• [PROBLEM DESCRIPTION]: Each line of the listing that contains "Dashboard" should be found and copied.
____ PROVIDED ENTRIES
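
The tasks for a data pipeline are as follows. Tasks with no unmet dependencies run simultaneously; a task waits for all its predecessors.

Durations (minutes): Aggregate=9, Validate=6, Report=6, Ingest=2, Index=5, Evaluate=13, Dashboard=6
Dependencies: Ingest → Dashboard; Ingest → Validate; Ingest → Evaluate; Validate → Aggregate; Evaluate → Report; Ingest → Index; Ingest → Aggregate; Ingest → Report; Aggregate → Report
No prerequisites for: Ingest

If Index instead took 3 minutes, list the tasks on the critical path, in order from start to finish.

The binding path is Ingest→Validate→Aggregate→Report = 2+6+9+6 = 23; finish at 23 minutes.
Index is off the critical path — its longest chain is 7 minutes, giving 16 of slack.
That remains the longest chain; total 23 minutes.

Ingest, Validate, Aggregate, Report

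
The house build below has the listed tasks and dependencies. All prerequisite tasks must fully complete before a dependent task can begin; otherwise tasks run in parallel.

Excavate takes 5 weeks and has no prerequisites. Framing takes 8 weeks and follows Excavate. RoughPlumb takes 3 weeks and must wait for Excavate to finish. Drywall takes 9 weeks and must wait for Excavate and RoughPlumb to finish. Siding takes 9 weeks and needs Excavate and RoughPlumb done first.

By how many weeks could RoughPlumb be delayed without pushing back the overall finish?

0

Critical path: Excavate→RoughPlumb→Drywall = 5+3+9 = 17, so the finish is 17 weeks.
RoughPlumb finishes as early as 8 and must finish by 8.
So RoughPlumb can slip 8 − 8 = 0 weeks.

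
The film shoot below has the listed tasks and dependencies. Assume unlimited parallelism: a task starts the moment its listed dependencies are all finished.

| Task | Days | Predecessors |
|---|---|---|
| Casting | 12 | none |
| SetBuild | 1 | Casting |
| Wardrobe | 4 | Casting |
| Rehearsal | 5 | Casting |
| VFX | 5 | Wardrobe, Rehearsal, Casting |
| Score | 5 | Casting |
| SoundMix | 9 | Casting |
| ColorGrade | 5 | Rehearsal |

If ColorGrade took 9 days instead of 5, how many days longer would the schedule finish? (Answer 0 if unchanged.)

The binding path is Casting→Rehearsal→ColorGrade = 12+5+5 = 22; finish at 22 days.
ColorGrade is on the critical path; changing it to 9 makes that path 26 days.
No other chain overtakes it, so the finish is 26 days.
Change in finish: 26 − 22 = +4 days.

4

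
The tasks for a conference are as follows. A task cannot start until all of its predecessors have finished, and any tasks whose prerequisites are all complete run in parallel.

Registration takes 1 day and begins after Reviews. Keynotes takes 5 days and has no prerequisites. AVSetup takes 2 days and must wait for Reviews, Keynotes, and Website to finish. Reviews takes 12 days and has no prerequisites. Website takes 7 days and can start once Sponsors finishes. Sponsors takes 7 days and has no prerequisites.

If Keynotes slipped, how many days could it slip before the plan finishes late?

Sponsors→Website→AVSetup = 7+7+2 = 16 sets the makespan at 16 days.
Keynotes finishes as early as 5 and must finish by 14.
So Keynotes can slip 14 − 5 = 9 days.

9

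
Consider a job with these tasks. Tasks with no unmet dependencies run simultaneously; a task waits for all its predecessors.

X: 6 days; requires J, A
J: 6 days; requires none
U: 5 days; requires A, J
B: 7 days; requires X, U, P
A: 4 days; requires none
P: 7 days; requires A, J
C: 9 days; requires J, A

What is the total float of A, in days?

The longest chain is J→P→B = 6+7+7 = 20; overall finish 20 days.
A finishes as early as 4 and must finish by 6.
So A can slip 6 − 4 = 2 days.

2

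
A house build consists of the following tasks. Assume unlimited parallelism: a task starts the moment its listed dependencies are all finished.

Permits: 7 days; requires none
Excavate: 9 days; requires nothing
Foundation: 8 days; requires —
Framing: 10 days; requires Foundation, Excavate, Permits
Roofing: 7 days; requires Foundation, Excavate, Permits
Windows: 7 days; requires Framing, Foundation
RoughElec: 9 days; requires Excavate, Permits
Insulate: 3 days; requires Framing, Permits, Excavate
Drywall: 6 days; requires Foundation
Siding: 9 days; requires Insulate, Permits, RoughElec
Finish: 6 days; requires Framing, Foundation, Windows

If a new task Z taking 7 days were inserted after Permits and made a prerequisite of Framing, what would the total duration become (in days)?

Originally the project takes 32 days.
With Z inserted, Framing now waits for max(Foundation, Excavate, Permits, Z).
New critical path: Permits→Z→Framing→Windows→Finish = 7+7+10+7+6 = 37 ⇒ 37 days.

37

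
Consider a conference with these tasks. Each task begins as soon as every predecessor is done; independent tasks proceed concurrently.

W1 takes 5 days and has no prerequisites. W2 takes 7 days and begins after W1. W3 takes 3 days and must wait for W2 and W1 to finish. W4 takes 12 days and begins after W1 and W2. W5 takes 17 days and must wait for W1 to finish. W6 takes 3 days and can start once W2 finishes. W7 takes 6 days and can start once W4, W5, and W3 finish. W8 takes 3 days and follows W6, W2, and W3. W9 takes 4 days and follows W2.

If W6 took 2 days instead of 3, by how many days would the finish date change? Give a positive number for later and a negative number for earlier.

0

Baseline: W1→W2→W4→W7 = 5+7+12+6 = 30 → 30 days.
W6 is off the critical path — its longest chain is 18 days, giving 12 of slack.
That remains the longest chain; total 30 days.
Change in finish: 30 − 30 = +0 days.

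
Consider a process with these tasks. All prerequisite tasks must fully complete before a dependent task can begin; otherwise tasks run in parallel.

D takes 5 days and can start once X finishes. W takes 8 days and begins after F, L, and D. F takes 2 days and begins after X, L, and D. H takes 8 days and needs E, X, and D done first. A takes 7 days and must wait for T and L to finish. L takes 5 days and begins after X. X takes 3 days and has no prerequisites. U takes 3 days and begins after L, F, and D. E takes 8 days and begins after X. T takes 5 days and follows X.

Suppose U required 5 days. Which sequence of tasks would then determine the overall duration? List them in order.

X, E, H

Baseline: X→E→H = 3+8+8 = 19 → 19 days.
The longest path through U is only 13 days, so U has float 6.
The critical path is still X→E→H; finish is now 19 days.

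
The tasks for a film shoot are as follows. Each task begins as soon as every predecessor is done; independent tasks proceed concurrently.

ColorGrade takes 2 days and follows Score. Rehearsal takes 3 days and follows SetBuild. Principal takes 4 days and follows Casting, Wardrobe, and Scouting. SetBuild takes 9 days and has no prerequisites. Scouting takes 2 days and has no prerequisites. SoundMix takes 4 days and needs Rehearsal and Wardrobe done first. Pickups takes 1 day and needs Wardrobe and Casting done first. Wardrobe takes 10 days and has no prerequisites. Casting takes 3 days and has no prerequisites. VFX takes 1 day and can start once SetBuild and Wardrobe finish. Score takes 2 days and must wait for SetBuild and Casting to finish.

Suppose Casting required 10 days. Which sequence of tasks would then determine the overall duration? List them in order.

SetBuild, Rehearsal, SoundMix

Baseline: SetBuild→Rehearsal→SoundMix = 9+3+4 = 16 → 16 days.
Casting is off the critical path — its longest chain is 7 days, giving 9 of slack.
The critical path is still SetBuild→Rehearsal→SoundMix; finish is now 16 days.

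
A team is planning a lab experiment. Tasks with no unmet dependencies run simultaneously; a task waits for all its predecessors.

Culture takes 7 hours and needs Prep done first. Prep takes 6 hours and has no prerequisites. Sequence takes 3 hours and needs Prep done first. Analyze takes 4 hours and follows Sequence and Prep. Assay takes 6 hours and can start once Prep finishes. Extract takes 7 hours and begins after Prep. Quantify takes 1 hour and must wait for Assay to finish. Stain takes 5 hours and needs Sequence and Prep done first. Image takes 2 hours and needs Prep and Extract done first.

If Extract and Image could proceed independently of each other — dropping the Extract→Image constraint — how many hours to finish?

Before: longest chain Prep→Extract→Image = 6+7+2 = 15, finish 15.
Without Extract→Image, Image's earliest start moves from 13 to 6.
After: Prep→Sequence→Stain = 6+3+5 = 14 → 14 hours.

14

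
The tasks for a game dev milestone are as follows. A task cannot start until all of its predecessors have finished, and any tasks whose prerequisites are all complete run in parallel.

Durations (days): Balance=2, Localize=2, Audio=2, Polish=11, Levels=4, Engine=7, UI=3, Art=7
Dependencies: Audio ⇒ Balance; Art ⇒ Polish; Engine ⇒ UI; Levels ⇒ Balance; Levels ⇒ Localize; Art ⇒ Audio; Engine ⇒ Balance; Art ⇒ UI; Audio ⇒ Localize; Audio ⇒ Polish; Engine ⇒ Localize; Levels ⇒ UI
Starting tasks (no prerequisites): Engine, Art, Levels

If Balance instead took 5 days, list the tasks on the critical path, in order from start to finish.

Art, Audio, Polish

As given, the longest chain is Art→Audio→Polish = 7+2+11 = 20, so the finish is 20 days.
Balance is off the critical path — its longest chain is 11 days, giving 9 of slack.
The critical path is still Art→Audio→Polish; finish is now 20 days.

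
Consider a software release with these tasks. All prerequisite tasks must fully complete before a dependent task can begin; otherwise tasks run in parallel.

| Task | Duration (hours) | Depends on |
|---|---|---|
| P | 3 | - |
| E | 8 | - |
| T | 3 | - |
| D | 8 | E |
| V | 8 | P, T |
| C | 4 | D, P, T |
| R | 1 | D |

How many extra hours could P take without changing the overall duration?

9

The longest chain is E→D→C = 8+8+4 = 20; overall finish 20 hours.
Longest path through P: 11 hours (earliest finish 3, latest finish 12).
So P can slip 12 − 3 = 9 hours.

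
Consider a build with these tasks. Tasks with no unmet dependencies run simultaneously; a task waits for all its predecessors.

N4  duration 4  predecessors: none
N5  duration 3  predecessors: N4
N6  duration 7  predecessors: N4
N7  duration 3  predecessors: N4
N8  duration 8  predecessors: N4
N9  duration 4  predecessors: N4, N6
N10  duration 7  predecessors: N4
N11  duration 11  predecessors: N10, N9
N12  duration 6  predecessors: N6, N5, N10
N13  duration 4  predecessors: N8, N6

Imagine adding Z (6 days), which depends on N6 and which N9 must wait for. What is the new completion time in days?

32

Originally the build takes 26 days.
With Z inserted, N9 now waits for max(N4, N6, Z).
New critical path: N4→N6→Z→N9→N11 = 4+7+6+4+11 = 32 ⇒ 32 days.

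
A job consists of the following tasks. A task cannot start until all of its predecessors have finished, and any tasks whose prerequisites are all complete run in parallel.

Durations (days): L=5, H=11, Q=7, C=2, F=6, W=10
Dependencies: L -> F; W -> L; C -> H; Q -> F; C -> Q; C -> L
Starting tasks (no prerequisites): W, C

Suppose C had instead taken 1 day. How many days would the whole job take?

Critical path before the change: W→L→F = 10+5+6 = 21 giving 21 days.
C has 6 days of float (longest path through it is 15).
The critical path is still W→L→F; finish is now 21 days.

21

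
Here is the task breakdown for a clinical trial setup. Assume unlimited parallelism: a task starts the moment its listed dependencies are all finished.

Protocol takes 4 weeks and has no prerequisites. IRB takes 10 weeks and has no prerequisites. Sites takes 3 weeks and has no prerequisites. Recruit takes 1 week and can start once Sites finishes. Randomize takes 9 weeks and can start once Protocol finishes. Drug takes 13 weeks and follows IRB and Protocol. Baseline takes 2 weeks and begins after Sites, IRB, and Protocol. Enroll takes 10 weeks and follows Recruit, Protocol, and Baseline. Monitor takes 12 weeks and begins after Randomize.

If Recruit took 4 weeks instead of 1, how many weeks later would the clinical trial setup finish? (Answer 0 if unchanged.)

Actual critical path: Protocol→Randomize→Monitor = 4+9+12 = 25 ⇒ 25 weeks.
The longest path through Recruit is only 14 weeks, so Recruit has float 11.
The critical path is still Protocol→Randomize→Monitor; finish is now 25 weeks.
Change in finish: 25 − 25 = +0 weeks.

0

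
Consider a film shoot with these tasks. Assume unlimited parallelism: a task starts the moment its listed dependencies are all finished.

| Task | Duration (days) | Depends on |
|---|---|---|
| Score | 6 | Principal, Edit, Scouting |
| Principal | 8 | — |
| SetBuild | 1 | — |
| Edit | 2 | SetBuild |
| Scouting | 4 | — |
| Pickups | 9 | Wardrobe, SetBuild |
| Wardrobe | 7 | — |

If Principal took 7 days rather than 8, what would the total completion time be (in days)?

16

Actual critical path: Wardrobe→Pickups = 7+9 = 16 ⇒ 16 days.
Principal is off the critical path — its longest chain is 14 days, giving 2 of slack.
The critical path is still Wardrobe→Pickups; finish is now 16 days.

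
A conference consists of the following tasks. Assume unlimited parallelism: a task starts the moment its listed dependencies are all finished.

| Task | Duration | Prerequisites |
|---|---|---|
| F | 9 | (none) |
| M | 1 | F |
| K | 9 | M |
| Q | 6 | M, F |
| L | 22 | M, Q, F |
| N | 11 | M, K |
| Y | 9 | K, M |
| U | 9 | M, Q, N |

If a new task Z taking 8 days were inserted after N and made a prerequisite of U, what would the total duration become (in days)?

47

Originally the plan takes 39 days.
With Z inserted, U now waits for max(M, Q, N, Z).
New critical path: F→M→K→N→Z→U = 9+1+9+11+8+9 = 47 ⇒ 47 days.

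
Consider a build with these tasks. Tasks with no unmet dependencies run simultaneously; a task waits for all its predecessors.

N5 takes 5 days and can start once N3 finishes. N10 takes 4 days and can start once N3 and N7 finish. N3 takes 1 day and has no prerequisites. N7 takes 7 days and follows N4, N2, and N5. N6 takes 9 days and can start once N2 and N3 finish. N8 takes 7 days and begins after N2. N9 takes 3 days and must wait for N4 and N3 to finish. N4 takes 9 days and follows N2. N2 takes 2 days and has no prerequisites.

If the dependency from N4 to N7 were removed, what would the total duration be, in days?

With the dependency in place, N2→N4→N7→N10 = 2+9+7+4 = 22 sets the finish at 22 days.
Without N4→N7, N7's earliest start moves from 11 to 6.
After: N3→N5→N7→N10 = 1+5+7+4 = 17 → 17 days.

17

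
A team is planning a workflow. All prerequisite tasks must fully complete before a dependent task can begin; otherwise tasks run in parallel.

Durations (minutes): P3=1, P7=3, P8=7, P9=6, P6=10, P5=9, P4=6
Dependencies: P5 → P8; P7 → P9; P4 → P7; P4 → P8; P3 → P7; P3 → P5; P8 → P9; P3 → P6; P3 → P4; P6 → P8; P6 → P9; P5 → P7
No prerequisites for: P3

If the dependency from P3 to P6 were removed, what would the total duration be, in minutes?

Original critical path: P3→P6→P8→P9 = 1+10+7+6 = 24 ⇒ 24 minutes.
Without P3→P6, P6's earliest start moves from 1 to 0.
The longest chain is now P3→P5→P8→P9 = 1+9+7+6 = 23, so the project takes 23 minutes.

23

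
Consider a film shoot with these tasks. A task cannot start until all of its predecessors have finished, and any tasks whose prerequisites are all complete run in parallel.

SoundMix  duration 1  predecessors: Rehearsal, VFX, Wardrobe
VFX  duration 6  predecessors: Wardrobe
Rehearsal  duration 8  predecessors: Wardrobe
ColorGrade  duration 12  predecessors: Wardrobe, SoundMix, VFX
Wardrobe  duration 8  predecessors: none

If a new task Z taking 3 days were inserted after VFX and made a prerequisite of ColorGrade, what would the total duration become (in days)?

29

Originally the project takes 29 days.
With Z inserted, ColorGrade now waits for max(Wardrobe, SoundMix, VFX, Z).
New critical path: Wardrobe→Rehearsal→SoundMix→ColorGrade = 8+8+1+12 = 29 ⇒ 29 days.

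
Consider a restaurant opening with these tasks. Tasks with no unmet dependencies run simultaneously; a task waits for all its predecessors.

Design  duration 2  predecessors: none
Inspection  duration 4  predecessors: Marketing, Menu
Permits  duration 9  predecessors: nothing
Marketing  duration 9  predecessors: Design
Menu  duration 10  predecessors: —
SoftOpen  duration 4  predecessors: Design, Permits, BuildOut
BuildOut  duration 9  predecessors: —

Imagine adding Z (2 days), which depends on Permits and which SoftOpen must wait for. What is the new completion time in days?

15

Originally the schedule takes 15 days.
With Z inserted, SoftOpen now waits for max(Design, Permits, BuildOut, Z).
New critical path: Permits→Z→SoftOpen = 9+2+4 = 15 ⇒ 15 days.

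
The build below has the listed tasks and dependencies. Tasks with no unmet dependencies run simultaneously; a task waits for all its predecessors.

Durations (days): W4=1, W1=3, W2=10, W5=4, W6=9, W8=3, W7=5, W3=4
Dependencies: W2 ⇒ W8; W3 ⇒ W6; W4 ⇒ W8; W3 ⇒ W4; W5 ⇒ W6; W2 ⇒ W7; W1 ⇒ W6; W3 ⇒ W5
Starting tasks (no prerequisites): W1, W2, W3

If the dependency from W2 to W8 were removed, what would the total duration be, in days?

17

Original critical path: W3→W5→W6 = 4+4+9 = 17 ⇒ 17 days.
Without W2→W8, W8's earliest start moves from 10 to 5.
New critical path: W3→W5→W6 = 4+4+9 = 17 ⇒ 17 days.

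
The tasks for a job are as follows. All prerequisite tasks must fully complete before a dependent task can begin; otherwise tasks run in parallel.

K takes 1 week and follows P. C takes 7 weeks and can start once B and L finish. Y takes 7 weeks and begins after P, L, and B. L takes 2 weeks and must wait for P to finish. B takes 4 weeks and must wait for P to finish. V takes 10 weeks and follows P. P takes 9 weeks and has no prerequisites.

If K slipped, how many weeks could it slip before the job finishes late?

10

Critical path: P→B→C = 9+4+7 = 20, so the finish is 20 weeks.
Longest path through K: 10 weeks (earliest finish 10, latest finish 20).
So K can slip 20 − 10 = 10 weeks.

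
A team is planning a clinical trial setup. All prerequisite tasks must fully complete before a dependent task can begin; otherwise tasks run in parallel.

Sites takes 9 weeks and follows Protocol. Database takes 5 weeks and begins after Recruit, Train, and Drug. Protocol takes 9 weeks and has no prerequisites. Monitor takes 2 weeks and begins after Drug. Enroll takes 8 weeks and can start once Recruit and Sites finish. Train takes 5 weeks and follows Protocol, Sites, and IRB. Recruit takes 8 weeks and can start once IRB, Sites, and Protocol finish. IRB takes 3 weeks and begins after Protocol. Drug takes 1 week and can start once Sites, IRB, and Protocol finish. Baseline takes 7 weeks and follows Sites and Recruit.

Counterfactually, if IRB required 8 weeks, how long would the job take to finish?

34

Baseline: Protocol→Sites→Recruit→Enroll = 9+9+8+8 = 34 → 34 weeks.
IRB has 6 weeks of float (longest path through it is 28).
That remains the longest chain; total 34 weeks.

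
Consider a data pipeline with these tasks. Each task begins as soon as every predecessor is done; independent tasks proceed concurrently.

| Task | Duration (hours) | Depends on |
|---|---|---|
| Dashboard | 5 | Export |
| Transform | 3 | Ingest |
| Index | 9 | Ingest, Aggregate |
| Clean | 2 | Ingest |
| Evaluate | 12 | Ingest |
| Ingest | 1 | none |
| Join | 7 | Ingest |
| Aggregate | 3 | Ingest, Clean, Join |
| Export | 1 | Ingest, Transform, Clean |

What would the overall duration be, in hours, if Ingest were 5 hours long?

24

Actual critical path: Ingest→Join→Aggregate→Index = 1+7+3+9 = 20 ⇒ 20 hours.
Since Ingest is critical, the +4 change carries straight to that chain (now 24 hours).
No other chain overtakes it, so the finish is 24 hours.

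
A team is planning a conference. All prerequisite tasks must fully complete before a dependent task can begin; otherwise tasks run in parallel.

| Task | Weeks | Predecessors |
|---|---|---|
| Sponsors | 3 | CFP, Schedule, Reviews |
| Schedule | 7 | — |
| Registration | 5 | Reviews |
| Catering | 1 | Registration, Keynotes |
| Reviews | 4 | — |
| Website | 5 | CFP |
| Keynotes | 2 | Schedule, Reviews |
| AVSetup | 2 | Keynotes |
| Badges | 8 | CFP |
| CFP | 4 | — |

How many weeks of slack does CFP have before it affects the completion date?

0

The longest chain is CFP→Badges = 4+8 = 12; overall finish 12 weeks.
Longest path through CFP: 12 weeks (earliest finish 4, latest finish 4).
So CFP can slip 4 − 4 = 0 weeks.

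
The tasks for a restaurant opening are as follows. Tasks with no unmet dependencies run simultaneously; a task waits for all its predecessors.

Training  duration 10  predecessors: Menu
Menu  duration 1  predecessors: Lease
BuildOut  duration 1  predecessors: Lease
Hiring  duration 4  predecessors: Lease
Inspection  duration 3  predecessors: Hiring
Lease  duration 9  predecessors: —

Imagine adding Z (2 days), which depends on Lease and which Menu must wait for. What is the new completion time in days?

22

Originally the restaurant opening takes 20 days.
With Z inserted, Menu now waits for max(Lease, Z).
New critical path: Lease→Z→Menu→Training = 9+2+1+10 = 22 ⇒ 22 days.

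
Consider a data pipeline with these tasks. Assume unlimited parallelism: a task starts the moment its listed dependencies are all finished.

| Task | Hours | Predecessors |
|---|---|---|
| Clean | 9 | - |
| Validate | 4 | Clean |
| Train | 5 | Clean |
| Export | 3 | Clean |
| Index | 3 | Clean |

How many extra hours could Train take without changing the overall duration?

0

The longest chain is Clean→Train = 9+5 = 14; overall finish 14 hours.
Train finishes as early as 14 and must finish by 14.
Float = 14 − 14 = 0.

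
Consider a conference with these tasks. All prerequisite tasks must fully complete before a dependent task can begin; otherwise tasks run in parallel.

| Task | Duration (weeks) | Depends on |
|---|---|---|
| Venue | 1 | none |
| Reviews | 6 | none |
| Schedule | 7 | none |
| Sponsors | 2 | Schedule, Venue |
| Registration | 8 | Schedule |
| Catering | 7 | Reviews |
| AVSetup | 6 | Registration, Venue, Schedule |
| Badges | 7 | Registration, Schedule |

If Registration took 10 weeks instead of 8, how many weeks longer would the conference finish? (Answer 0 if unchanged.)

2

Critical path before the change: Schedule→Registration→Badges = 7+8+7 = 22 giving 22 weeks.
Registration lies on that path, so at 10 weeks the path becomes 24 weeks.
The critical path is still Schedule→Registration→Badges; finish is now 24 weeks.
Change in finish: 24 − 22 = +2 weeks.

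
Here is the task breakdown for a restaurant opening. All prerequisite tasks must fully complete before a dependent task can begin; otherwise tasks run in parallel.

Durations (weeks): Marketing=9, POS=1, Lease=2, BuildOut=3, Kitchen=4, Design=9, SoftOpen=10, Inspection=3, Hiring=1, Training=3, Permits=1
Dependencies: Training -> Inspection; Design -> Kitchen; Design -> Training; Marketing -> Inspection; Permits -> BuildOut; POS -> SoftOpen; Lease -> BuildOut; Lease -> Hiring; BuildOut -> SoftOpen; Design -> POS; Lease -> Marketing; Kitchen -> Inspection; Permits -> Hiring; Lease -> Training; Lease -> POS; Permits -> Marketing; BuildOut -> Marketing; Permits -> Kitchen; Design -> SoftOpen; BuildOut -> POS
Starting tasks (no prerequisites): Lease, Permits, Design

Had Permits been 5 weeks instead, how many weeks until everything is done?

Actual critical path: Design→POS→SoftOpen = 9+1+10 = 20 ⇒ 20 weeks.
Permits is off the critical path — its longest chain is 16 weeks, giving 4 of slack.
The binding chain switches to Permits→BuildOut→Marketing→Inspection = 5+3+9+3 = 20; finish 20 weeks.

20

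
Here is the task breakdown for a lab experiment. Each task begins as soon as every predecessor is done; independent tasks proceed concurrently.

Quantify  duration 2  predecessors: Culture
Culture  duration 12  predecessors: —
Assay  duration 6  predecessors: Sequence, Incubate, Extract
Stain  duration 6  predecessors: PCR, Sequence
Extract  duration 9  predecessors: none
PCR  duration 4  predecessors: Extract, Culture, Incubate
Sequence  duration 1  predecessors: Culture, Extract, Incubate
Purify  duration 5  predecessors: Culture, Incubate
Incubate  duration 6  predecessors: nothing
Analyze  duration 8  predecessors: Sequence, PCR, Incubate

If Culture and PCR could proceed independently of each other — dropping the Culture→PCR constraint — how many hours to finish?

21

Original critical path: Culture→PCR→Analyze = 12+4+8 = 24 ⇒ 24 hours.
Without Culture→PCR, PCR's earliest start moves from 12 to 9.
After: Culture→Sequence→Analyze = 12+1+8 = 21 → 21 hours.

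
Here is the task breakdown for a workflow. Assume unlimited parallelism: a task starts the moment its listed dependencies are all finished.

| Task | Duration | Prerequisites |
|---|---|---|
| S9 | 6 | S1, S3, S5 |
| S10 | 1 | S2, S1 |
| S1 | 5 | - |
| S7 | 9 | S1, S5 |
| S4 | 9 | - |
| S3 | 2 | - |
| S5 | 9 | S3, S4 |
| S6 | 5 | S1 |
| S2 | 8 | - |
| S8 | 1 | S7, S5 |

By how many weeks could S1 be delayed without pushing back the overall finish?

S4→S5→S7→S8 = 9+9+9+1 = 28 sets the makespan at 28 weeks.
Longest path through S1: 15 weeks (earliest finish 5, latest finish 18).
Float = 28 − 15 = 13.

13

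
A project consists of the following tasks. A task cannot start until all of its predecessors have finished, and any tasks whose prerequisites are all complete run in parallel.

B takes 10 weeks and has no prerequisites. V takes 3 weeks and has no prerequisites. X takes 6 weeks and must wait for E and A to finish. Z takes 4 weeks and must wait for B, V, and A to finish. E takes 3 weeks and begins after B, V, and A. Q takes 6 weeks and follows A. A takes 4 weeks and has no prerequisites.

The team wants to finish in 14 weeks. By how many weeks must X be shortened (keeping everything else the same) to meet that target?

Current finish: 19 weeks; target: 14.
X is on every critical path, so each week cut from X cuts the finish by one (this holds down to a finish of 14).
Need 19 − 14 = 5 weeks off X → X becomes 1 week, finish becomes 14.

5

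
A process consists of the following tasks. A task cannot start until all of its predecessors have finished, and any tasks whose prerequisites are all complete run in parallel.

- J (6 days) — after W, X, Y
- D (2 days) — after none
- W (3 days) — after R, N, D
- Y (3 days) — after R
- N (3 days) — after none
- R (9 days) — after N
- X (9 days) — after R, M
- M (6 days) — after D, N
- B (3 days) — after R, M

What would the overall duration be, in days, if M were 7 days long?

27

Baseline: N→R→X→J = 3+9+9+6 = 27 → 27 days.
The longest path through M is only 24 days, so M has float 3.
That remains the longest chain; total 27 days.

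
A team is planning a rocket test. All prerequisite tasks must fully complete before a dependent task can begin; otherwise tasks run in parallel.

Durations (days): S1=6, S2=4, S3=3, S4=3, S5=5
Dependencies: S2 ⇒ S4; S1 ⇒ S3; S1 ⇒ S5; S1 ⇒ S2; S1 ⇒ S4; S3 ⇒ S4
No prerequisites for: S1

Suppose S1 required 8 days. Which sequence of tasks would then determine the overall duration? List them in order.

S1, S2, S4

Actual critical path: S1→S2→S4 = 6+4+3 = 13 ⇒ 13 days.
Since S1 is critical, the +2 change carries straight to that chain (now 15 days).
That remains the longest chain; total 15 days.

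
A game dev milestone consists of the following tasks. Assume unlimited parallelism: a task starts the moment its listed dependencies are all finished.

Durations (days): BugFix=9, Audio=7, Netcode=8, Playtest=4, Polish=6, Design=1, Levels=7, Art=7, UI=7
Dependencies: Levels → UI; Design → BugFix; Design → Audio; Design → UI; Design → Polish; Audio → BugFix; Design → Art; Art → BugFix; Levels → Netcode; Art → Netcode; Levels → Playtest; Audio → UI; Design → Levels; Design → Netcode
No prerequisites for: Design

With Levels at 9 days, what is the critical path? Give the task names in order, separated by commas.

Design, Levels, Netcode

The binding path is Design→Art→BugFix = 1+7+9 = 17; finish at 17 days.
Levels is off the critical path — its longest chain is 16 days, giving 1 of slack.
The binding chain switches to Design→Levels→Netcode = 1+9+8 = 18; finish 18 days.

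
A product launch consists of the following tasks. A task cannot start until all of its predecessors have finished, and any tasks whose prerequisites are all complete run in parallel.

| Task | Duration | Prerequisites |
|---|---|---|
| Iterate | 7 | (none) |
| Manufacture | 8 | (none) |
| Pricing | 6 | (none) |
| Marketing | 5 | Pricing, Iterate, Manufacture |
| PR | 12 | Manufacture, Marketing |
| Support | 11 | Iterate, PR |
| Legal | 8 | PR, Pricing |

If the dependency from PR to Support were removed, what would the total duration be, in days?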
________
• [EXERCISE OUTPUT]:
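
Durations (minutes): Aggregate=9, Validate=6, Report=6, Ingest=2, Index=5, Evaluate=13, Dashboard=6
Dependencies: Ingest → Dashboard; Ingest → Validate; Ingest → Evaluate; Validate → Aggregate; Evaluate → Report; Ingest → Index; Ingest → Aggregate; Ingest → Report; Aggregate → Report
| Dashboard | 5 | Export |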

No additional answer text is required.